* [RECORDS FOR THIS TASK]
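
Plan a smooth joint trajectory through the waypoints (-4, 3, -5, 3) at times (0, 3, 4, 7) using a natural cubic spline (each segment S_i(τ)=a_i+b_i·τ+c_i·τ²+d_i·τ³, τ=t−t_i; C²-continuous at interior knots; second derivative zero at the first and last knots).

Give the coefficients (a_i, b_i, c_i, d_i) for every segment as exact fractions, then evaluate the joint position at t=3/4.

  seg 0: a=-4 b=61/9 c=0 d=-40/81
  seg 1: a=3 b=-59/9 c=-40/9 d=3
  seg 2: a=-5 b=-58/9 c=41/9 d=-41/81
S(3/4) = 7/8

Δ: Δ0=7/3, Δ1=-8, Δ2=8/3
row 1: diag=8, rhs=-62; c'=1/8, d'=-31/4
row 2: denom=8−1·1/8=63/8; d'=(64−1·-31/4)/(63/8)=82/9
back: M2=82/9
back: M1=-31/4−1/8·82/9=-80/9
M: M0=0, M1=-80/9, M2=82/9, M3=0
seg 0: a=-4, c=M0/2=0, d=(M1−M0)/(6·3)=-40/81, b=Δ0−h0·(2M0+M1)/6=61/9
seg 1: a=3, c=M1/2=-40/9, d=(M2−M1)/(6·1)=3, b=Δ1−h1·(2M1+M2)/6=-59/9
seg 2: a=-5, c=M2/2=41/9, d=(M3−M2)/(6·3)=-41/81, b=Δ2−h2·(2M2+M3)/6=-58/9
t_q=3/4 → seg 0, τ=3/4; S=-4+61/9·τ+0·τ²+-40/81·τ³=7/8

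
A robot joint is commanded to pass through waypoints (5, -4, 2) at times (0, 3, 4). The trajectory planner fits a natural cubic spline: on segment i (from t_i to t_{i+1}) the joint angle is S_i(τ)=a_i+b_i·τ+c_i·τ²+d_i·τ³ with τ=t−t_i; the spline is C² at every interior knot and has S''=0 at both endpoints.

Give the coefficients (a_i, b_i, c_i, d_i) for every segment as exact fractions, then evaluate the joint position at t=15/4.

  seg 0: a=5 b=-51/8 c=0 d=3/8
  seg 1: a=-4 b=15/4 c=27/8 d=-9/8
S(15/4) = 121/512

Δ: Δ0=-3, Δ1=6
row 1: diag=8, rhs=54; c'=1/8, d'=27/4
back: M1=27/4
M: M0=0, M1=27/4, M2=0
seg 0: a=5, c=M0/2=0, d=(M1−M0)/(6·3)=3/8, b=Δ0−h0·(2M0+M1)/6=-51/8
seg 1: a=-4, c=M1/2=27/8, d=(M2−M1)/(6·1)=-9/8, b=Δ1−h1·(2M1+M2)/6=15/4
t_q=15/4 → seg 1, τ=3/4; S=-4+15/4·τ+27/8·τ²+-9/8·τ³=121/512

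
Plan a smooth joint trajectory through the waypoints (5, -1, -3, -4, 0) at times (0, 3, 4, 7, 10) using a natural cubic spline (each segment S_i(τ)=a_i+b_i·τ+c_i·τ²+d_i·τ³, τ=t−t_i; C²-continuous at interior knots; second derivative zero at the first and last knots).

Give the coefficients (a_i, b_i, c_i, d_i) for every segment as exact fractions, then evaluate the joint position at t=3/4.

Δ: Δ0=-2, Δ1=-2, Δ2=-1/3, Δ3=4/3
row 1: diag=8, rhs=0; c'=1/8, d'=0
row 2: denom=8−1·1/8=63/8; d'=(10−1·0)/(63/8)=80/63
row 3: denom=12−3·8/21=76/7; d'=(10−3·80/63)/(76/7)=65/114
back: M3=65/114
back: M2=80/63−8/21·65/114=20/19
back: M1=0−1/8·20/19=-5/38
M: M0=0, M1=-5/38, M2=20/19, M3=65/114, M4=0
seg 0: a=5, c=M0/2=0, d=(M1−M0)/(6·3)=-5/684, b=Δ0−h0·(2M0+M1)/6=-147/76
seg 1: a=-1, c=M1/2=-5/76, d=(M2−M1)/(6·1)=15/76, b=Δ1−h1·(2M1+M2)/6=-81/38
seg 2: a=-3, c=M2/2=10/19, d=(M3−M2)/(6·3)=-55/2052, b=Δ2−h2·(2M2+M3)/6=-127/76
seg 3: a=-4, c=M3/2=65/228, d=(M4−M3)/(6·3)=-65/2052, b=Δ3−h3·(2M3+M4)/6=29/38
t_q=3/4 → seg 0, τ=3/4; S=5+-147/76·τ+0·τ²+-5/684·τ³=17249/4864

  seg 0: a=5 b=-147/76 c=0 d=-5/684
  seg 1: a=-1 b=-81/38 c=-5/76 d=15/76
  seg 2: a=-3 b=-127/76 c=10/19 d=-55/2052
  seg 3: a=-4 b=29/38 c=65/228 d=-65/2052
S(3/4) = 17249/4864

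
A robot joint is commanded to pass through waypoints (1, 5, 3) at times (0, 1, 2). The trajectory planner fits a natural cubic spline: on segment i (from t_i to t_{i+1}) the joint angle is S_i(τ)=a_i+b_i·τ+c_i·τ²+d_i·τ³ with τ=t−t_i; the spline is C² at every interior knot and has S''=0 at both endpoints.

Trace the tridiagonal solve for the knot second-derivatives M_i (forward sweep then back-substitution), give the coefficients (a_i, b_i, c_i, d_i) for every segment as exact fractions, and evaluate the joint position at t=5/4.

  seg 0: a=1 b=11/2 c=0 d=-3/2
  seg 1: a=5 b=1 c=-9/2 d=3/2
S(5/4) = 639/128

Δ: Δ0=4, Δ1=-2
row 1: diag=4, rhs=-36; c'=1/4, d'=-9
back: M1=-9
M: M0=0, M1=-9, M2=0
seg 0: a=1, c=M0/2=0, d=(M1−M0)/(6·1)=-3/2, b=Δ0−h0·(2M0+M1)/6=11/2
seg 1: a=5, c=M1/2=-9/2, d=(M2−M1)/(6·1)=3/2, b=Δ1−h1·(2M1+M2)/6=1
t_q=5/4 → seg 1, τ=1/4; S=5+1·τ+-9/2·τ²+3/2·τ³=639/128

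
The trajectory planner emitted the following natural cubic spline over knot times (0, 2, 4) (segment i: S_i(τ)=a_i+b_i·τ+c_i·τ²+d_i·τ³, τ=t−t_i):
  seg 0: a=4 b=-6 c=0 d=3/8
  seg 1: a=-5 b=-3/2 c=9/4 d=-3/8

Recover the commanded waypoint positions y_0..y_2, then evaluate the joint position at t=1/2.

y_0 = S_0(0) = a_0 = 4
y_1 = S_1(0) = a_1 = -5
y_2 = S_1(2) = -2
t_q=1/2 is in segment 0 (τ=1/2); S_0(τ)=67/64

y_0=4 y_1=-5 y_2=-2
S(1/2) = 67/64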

* [TASK STATEMENT]
Word for word, copy out all of the data shown above.

* [EXERCISE RESULT]
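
Plan a smooth joint trajectory through the waypoints (-4, 3, -5, 3) at times (0, 3, 4, 7) using a natural cubic spline (each segment S_i(τ)=a_i+b_i·τ+c_i·τ²+d_i·τ³, τ=t−t_i; C²-continuous at interior knots; second derivative zero at the first and last knots).

Give the coefficients (a_i, b_i, c_i, d_i) for every segment as exact fractions, then evaluate the joint position at t=3/4.

  seg 0: a=-4 b=61/9 c=0 d=-40/81
  seg 1: a=3 b=-59/9 c=-40/9 d=3
  seg 2: a=-5 b=-58/9 c=41/9 d=-41/81
S(3/4) = 7/8

Δ: Δ0=7/3, Δ1=-8, Δ2=8/3
row 1: diag=8, rhs=-62; c'=1/8, d'=-31/4
row 2: denom=8−1·1/8=63/8; d'=(64−1·-31/4)/(63/8)=82/9
back: M2=82/9
back: M1=-31/4−1/8·82/9=-80/9
M: M0=0, M1=-80/9, M2=82/9, M3=0
seg 0: a=-4, c=M0/2=0, d=(M1−M0)/(6·3)=-40/81, b=Δ0−h0·(2M0+M1)/6=61/9
seg 1: a=3, c=M1/2=-40/9, d=(M2−M1)/(6·1)=3, b=Δ1−h1·(2M1+M2)/6=-59/9
seg 2: a=-5, c=M2/2=41/9, d=(M3−M2)/(6·3)=-41/81, b=Δ2−h2·(2M2+M3)/6=-58/9
t_q=3/4 → seg 0, τ=3/4; S=-4+61/9·τ+0·τ²+-40/81·τ³=7/8

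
A robot joint is commanded to pass through waypoints (5, -4, 2) at times (0, 3, 4). The trajectory planner fits a natural cubic spline: on segment i (from t_i to t_{i+1}) the joint angle is S_i(τ)=a_i+b_i·τ+c_i·τ²+d_i·τ³ with τ=t−t_i; the spline is C² at every interior knot and has S''=0 at both endpoints.

Give the coefficients (a_i, b_i, c_i, d_i) for every segment as exact fractions, then evaluate the joint position at t=15/4.

  seg 0: a=5 b=-51/8 c=0 d=3/8
  seg 1: a=-4 b=15/4 c=27/8 d=-9/8
S(15/4) = 121/512

Δ: Δ0=-3, Δ1=6
row 1: diag=8, rhs=54; c'=1/8, d'=27/4
back: M1=27/4
M: M0=0, M1=27/4, M2=0
seg 0: a=5, c=M0/2=0, d=(M1−M0)/(6·3)=3/8, b=Δ0−h0·(2M0+M1)/6=-51/8
seg 1: a=-4, c=M1/2=27/8, d=(M2−M1)/(6·1)=-9/8, b=Δ1−h1·(2M1+M2)/6=15/4
t_q=15/4 → seg 1, τ=3/4; S=-4+15/4·τ+27/8·τ²+-9/8·τ³=121/512

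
Plan a smooth joint trajectory through the waypoints (5, -1, -3, -4, 0) at times (0, 3, 4, 7, 10) using a natural cubic spline (each segment S_i(τ)=a_i+b_i·τ+c_i·τ²+d_i·τ³, τ=t−t_i; C²-continuous at interior knots; second derivative zero at the first and last knots).

Give the coefficients (a_i, b_i, c_i, d_i) for every segment as exact fractions, then evaluate the joint position at t=3/4.

Δ: Δ0=-2, Δ1=-2, Δ2=-1/3, Δ3=4/3
row 1: diag=8, rhs=0; c'=1/8, d'=0
row 2: denom=8−1·1/8=63/8; d'=(10−1·0)/(63/8)=80/63
row 3: denom=12−3·8/21=76/7; d'=(10−3·80/63)/(76/7)=65/114
back: M3=65/114
back: M2=80/63−8/21·65/114=20/19
back: M1=0−1/8·20/19=-5/38
M: M0=0, M1=-5/38, M2=20/19, M3=65/114, M4=0
seg 0: a=5, c=M0/2=0, d=(M1−M0)/(6·3)=-5/684, b=Δ0−h0·(2M0+M1)/6=-147/76
seg 1: a=-1, c=M1/2=-5/76, d=(M2−M1)/(6·1)=15/76, b=Δ1−h1·(2M1+M2)/6=-81/38
seg 2: a=-3, c=M2/2=10/19, d=(M3−M2)/(6·3)=-55/2052, b=Δ2−h2·(2M2+M3)/6=-127/76
seg 3: a=-4, c=M3/2=65/228, d=(M4−M3)/(6·3)=-65/2052, b=Δ3−h3·(2M3+M4)/6=29/38
t_q=3/4 → seg 0, τ=3/4; S=5+-147/76·τ+0·τ²+-5/684·τ³=17249/4864

  seg 0: a=5 b=-147/76 c=0 d=-5/684
  seg 1: a=-1 b=-81/38 c=-5/76 d=15/76
  seg 2: a=-3 b=-127/76 c=10/19 d=-55/2052
  seg 3: a=-4 b=29/38 c=65/228 d=-65/2052
S(3/4) = 17249/4864

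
A robot joint is commanded to pass through waypoints (1, 5, 3) at times (0, 1, 2). The trajectory planner fits a natural cubic spline: on segment i (from t_i to t_{i+1}) the joint angle is S_i(τ)=a_i+b_i·τ+c_i·τ²+d_i·τ³ with τ=t−t_i; the spline is C² at every interior knot and has S''=0 at both endpoints.

Trace the tridiagonal solve for the knot second-derivatives M_i (forward sweep then back-substitution), give the coefficients (a_i, b_i, c_i, d_i) for every segment as exact fractions, and evaluate the joint position at t=5/4.

  seg 0: a=1 b=11/2 c=0 d=-3/2
  seg 1: a=5 b=1 c=-9/2 d=3/2
S(5/4) = 639/128

Δ: Δ0=4, Δ1=-2
row 1: diag=4, rhs=-36; c'=1/4, d'=-9
back: M1=-9
M: M0=0, M1=-9, M2=0
seg 0: a=1, c=M0/2=0, d=(M1−M0)/(6·1)=-3/2, b=Δ0−h0·(2M0+M1)/6=11/2
seg 1: a=5, c=M1/2=-9/2, d=(M2−M1)/(6·1)=3/2, b=Δ1−h1·(2M1+M2)/6=1
t_q=5/4 → seg 1, τ=1/4; S=5+1·τ+-9/2·τ²+3/2·τ³=639/128

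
The trajectory planner emitted the following natural cubic spline over knot times (0, 2, 4) (segment i: S_i(τ)=a_i+b_i·τ+c_i·τ²+d_i·τ³, τ=t−t_i):
  seg 0: a=4 b=-6 c=0 d=3/8
  seg 1: a=-5 b=-3/2 c=9/4 d=-3/8

Recover the commanded waypoint positions y_0..y_2, then evaluate the joint position at t=1/2.

y_0 = S_0(0) = a_0 = 4
y_1 = S_1(0) = a_1 = -5
y_2 = S_1(2) = -2
t_q=1/2 is in segment 0 (τ=1/2); S_0(τ)=67/64

y_0=4 y_1=-5 y_2=-2
S(1/2) = 67/64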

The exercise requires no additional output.